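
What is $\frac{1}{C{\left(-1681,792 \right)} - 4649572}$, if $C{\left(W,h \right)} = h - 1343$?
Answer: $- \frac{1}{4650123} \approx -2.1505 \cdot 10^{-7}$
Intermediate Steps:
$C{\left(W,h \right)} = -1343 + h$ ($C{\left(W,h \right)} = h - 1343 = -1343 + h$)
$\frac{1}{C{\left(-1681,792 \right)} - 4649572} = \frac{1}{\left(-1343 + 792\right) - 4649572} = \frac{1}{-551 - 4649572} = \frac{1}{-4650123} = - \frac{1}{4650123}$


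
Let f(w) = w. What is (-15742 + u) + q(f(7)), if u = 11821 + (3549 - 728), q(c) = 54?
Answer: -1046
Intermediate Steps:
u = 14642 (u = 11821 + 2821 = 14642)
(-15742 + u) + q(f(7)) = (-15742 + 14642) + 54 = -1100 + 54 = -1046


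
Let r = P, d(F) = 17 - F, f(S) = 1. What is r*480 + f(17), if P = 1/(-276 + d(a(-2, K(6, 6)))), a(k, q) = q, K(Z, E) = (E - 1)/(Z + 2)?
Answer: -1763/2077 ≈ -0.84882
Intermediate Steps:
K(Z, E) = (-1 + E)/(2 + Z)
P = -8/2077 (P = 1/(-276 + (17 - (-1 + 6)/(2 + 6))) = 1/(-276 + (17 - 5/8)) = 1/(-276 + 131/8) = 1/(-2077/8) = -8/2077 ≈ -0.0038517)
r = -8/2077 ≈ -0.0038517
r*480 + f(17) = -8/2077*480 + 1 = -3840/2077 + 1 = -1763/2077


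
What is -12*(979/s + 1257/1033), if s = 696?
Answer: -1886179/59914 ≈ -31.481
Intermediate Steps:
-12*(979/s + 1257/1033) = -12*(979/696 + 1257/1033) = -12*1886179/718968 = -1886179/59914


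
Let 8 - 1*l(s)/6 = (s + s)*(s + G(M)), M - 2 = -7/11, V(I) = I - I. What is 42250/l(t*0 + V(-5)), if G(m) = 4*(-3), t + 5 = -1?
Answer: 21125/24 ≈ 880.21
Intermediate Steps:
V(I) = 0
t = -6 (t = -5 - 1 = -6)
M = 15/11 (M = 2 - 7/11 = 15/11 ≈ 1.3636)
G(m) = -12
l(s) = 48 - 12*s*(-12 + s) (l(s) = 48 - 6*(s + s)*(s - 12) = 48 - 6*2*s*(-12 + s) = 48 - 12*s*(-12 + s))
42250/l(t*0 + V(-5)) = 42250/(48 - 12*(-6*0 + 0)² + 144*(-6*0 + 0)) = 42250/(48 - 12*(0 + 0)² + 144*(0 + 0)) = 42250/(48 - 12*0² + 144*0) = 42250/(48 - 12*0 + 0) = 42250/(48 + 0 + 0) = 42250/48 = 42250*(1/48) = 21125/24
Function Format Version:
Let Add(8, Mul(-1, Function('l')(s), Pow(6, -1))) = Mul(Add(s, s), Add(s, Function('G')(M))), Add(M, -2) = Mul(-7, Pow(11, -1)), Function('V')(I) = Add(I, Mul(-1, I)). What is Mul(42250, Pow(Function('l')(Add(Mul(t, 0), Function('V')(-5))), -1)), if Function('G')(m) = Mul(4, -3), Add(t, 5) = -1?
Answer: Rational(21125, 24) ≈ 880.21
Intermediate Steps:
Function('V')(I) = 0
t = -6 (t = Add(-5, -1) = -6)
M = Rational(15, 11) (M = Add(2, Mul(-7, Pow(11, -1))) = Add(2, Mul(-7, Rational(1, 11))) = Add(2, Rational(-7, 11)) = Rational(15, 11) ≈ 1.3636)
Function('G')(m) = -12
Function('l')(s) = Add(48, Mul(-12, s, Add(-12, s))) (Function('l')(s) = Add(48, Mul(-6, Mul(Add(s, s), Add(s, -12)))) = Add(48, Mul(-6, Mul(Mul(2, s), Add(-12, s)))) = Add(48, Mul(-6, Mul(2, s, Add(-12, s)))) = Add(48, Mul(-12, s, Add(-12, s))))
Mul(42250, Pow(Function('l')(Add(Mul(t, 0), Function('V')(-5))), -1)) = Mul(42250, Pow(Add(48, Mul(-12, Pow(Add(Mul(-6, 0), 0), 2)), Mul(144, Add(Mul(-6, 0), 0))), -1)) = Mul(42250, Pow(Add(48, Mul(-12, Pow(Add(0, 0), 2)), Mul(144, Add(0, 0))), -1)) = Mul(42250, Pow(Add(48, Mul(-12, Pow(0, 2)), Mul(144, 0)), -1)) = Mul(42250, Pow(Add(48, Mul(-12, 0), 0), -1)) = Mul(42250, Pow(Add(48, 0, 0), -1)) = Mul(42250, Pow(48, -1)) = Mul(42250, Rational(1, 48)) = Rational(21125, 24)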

* Exercise objective *
In full and without alteration, transcribe the listing above.

* Exercise response *
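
What is $\frac{1}{C{\left(-1681,792 \right)} - 4649572}$, if $C{\left(W,h \right)} = h - 1343$?
Answer: $- \frac{1}{4650123} \approx -2.1505 \cdot 10^{-7}$
Intermediate Steps:
$C{\left(W,h \right)} = -1343 + h$ ($C{\left(W,h \right)} = h - 1343 = -1343 + h$)
$\frac{1}{C{\left(-1681,792 \right)} - 4649572} = \frac{1}{\left(-1343 + 792\right) - 4649572} = \frac{1}{-551 - 4649572} = \frac{1}{-4650123} = - \frac{1}{4650123}$


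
Let f(w) = w. What is (-15742 + u) + q(f(7)), if u = 11821 + (3549 - 728), q(c) = 54?
Answer: -1046
Intermediate Steps:
u = 14642 (u = 11821 + 2821 = 14642)
(-15742 + u) + q(f(7)) = (-15742 + 14642) + 54 = -1100 + 54 = -1046


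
Let r = P, d(F) = 17 - F, f(S) = 1. What is r*480 + f(17), if P = 1/(-276 + d(a(-2, K(6, 6)))), a(k, q) = q, K(Z, E) = (E - 1)/(Z + 2)?
Answer: -1763/2077 ≈ -0.84882
Intermediate Steps:
K(Z, E) = (-1 + E)/(2 + Z)
P = -8/2077 (P = 1/(-276 + (17 - (-1 + 6)/(2 + 6))) = 1/(-276 + (17 - 5/8)) = 1/(-276 + 131/8) = 1/(-2077/8) = -8/2077 ≈ -0.0038517)
r = -8/2077 ≈ -0.0038517
r*480 + f(17) = -8/2077*480 + 1 = -3840/2077 + 1 = -1763/2077


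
What is -12*(979/s + 1257/1033), if s = 696?
Answer: -1886179/59914 ≈ -31.481
Intermediate Steps:
-12*(979/s + 1257/1033) = -12*(979/696 + 1257/1033) = -12*1886179/718968 = -1886179/59914


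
Let 8 - 1*l(s)/6 = (s + s)*(s + G(M)), M - 2 = -7/11, V(I) = I - I. What is 42250/l(t*0 + V(-5)), if G(m) = 4*(-3), t + 5 = -1?
Answer: 21125/24 ≈ 880.21
Intermediate Steps:
V(I) = 0
t = -6 (t = -5 - 1 = -6)
M = 15/11 (M = 2 - 7/11 = 15/11 ≈ 1.3636)
G(m) = -12
l(s) = 48 - 12*s*(-12 + s) (l(s) = 48 - 6*(s + s)*(s - 12) = 48 - 6*2*s*(-12 + s) = 48 - 12*s*(-12 + s))
42250/l(t*0 + V(-5)) = 42250/(48 - 12*(-6*0 + 0)² + 144*(-6*0 + 0)) = 42250/(48 - 12*(0 + 0)² + 144*(0 + 0)) = 42250/(48 - 12*0² + 144*0) = 42250/(48 - 12*0 + 0) = 42250/(48 + 0 + 0) = 42250/48 = 42250*(1/48) = 21125/24
Function Format Version:
Let Add(8, Mul(-1, Function('l')(s), Pow(6, -1))) = Mul(Add(s, s), Add(s, Function('G')(M))), Add(M, -2) = Mul(-7, Pow(11, -1)), Function('V')(I) = Add(I, Mul(-1, I)). What is Mul(42250, Pow(Function('l')(Add(Mul(t, 0), Function('V')(-5))), -1)), if Function('G')(m) = Mul(4, -3), Add(t, 5) = -1?
Answer: Rational(21125, 24) ≈ 880.21
Intermediate Steps:
Function('V')(I) = 0
t = -6 (t = Add(-5, -1) = -6)
M = Rational(15, 11) (M = Add(2, Mul(-7, Pow(11, -1))) = Add(2, Mul(-7, Rational(1, 11))) = Add(2, Rational(-7, 11)) = Rational(15, 11) ≈ 1.3636)
Function('G')(m) = -12
Function('l')(s) = Add(48, Mul(-12, s, Add(-12, s))) (Function('l')(s) = Add(48, Mul(-6, Mul(Add(s, s), Add(s, -12)))) = Add(48, Mul(-6, Mul(Mul(2, s), Add(-12, s)))) = Add(48, Mul(-6, Mul(2, s, Add(-12, s)))) = Add(48, Mul(-12, s, Add(-12, s))))
Mul(42250, Pow(Function('l')(Add(Mul(t, 0), Function('V')(-5))), -1)) = Mul(42250, Pow(Add(48, Mul(-12, Pow(Add(Mul(-6, 0), 0), 2)), Mul(144, Add(Mul(-6, 0), 0))), -1)) = Mul(42250, Pow(Add(48, Mul(-12, Pow(Add(0, 0), 2)), Mul(144, Add(0, 0))), -1)) = Mul(42250, Pow(Add(48, Mul(-12, Pow(0, 2)), Mul(144, 0)), -1)) = Mul(42250, Pow(Add(48, Mul(-12, 0), 0), -1)) = Mul(42250, Pow(Add(48, 0, 0), -1)) = Mul(42250, Pow(48, -1)) = Mul(42250, Rational(1, 48)) = Rational(21125, 24)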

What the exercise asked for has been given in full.